= Exercise instructions =
Look through the records, and whenever a line includes the word "unary", copy it.

"""

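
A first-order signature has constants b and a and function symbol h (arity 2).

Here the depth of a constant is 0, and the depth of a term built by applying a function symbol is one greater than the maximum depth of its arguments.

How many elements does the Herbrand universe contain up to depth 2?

Write N_k for the number of ground terms of depth ≤ k. A term of depth ≤ k is either a constant or a function symbol applied to arguments of depth ≤ k−1, so N_k = 2 + N_{k-1}^2.
N_0 = 2
N_1 = 2 + 2^2 = 6
N_2 = 2 + 6^2 = 38

38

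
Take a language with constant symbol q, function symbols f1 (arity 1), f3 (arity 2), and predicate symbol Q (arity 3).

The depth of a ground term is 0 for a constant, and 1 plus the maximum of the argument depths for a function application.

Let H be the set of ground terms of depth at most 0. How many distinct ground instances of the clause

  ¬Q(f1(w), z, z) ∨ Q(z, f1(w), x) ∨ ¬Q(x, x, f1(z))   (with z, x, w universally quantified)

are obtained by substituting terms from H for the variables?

1

Ground terms of depth ≤ 0:
  Count level by level. With function symbols f1/1, f3/2, the terms of depth ≤ k are the 1 constant together with each function applied to depth-≤(k−1) tuples, so N_k = 1 + N_{k-1} + N_{k-1}^2.
  N_0 = 1
  Explicitly: q.
So there is exactly 1 ground term available for substitution.
The body mentions every one of the 3 quantified variables; since ground terms form a free algebra, no two substitutions collapse to the same formula.
Number of ground instances = 1^3 = 1.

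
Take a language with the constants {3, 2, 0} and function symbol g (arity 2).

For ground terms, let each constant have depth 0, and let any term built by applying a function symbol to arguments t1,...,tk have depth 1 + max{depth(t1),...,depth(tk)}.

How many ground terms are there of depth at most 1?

Count level by level. With function symbols g/2, the terms of depth ≤ k are the 3 constants together with each function applied to depth-≤(k−1) tuples, so N_k = 3 + N_{k-1}^2.
N_0 = 3
N_1 = 3 + 3^2 = 12
Explicitly: 3, 2, 0, g(3, 3), g(3, 2), g(3, 0), g(2, 3), g(2, 2), g(2, 0), g(0, 3), g(0, 2), g(0, 0).

12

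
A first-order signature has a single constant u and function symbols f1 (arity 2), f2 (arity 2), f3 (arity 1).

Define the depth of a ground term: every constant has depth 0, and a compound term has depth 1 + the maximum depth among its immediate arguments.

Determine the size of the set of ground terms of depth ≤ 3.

2776

Let N_k = |{terms of depth ≤ k}|. Then N_0 = 1 and N_k = 1 + N_{k-1}^2 + N_{k-1}^2 + N_{k-1} for k ≥ 1 (one summand per function symbol, arity giving the exponent).
N_0 = 1
N_1 = 1 + 1^2 + 1^2 + 1 = 4
N_2 = 1 + 4^2 + 4^2 + 4 = 37
N_3 = 1 + 37^2 + 37^2 + 37 = 2776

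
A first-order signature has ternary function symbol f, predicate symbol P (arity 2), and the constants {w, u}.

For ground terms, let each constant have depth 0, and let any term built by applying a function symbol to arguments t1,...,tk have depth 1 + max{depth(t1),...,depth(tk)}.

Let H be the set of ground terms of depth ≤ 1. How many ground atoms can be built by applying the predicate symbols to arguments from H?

100

First count ground terms of depth ≤ 1.
If N_k denotes the number of depth-≤k ground terms, the 2 constants give N_0 = 2, and each function symbol of arity r contributes N_{k-1}^r new terms at level k: N_k = 2 + N_{k-1}^3.
N_0 = 2
N_1 = 2 + 2^3 = 10
So |H| = 10.
For each predicate symbol, the number of ground atoms is |H| raised to its arity; summing:
  P: 10^2 = 100
Total ground atoms: 100.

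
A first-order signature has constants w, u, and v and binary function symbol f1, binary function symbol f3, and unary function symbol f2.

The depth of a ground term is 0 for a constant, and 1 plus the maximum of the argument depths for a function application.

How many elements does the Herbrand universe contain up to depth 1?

Count level by level. With function symbols f1/2, f3/2, f2/1, the terms of depth ≤ k are the 3 constants together with each function applied to depth-≤(k−1) tuples, so N_k = 3 + N_{k-1}^2 + N_{k-1}^2 + N_{k-1}.
N_0 = 3
N_1 = 3 + 3^2 + 3^2 + 3 = 24

24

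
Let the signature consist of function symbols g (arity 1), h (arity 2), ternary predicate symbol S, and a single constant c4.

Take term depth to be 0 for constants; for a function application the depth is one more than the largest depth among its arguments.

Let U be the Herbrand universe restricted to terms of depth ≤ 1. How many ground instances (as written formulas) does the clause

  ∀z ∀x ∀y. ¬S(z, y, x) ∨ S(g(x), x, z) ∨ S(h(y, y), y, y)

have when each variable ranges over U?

27

Ground terms of depth ≤ 1:
  If N_k denotes the number of depth-≤k ground terms, the 1 constant gives N_0 = 1, and each function symbol of arity r contributes N_{k-1}^r new terms at level k: N_k = 1 + N_{k-1} + N_{k-1}^2.
  N_0 = 1
  N_1 = 1 + 1 + 1^2 = 3
So there are 3 ground terms available for substitution.
Each of z, x, y ranges independently over the available ground terms, and distinct assignments produce distinct instances.
Number of ground instances = 3^3 = 27.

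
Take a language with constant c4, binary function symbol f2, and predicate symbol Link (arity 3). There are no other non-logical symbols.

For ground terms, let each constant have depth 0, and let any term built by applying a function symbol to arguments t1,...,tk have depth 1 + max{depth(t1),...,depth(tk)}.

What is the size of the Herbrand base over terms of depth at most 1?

8

First count ground terms of depth ≤ 1.
Count level by level. With function symbols f2/2, the terms of depth ≤ k are the 1 constant together with each function applied to depth-≤(k−1) tuples, so N_k = 1 + N_{k-1}^2.
N_0 = 1
N_1 = 1 + 1^2 = 2
Explicitly: c4, f2(c4, c4).
So |H| = 2.
For each predicate symbol, the number of ground atoms is |H| raised to its arity; summing:
  Link: 2^3 = 8
Total ground atoms: 8.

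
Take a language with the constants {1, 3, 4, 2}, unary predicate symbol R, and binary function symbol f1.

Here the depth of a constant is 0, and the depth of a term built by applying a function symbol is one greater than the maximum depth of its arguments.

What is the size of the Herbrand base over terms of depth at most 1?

20

First count ground terms of depth ≤ 1.
If N_k denotes the number of depth-≤k ground terms, the 4 constants give N_0 = 4, and each function symbol of arity r contributes N_{k-1}^r new terms at level k: N_k = 4 + N_{k-1}^2.
N_0 = 4
N_1 = 4 + 4^2 = 20
So |H| = 20.
Each predicate of arity r yields |H|^r ground atoms (one per choice of an r-tuple from H):
  R: 20
Total ground atoms: 20.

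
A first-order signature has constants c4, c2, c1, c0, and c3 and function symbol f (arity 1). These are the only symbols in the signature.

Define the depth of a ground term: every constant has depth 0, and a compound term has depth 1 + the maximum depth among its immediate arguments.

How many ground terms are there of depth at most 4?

Let N_k count ground terms of depth at most k. Each non-constant term of depth ≤ k is some function symbol applied to depth-≤(k−1) arguments, giving N_k = 5 + N_{k-1}.
N_0 = 5
N_1 = 5 + 5 = 10
N_2 = 5 + 10 = 15
N_3 = 5 + 15 = 20
N_4 = 5 + 20 = 25

25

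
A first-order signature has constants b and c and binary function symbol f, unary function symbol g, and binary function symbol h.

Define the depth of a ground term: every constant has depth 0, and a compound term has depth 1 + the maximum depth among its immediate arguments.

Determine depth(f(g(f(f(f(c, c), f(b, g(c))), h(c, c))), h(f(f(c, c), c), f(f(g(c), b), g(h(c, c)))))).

depth(f(c, c)) = 1 + max(0, 0) = 1
depth(g(c)) = 1 + depth(c) = 1 + 0 = 1
depth(f(b, g(c))) = 1 + max(0, 1) = 2
depth(f(f(c, c), f(b, g(c)))) = 1 + max(1, 2) = 3
depth(h(c, c)) = 1 + max(0, 0) = 1
depth(f(f(f(c, c), f(b, g(c))), h(c, c))) = 1 + max(3, 1) = 4
depth(g(f(f(f(c, c), f(b, g(c))), h(c, c)))) = 1 + depth(f(f(f(c, c), f(b, g(c))), h(c, c))) = 1 + 4 = 5
depth(f(f(c, c), c)) = 1 + max(1, 0) = 2
depth(f(g(c), b)) = 1 + max(1, 0) = 2
depth(g(h(c, c))) = 1 + depth(h(c, c)) = 1 + 1 = 2
depth(f(f(g(c), b), g(h(c, c)))) = 1 + max(2, 2) = 3
depth(h(f(f(c, c), c), f(f(g(c), b), g(h(c, c))))) = 1 + max(2, 3) = 4
depth(f(g(f(f(f(c, c), f(b, g(c))), h(c, c))), h(f(f(c, c), c), f(f(g(c), b), g(h(c, c)))))) = 1 + max(5, 4) = 6

6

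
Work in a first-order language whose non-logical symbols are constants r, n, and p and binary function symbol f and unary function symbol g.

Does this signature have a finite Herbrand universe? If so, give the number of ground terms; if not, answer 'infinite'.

The signature has at least one function symbol (f, arity 2) and at least one constant (r).
Iterating f gives infinitely many distinct ground terms: r, f(r, r), f(f(r, r), f(r, r)), ...
So the Herbrand universe is infinite.

infinite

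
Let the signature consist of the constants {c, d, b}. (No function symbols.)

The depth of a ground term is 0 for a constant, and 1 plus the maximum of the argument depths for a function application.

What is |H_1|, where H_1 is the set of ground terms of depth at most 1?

3

With no function symbols every ground term is a constant, so there are exactly 3 ground terms at every depth bound.
N_0 = 3
N_1 = 3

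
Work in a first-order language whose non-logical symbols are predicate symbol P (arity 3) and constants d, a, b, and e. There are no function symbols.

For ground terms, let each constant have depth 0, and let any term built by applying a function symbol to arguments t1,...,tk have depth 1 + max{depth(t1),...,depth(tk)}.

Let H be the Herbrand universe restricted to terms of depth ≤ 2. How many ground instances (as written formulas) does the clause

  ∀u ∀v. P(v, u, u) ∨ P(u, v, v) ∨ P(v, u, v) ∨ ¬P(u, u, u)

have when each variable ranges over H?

16

Ground terms of depth ≤ 2:
  With no function symbols every ground term is a constant, so there are exactly 4 ground terms at every depth bound.
  N_0 = 4
  N_1 = 4
  N_2 = 4
So there are 4 ground terms available for substitution.
Each of u, v ranges independently over the available ground terms, and distinct assignments produce distinct instances.
Number of ground instances = 4^2 = 16.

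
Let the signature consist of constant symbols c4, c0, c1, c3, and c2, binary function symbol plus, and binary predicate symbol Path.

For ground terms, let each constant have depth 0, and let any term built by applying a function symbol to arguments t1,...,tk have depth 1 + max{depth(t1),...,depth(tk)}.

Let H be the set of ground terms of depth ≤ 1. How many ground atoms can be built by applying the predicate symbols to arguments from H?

First count ground terms of depth ≤ 1.
If N_k denotes the number of depth-≤k ground terms, the 5 constants give N_0 = 5, and each function symbol of arity r contributes N_{k-1}^r new terms at level k: N_k = 5 + N_{k-1}^2.
N_0 = 5
N_1 = 5 + 5^2 = 30
So |H| = 30.
Each predicate of arity r yields |H|^r ground atoms (one per choice of an r-tuple from H):
  Path: 30^2 = 900
Total ground atoms: 900.

900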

"""

= Task result =
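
A first-order signature has constants w, u, and v and binary function symbol f1, binary function symbol f3, and unary function symbol f2.
Take a language with the constants {1, 3, 4, 2}, unary predicate symbol R, and binary function symbol f1.
A first-order signature has constants b and c and binary function symbol f, unary function symbol g, and binary function symbol h.
Work in a first-order language whose non-logical symbols are constants r, n, and p and binary function symbol f and unary function symbol g.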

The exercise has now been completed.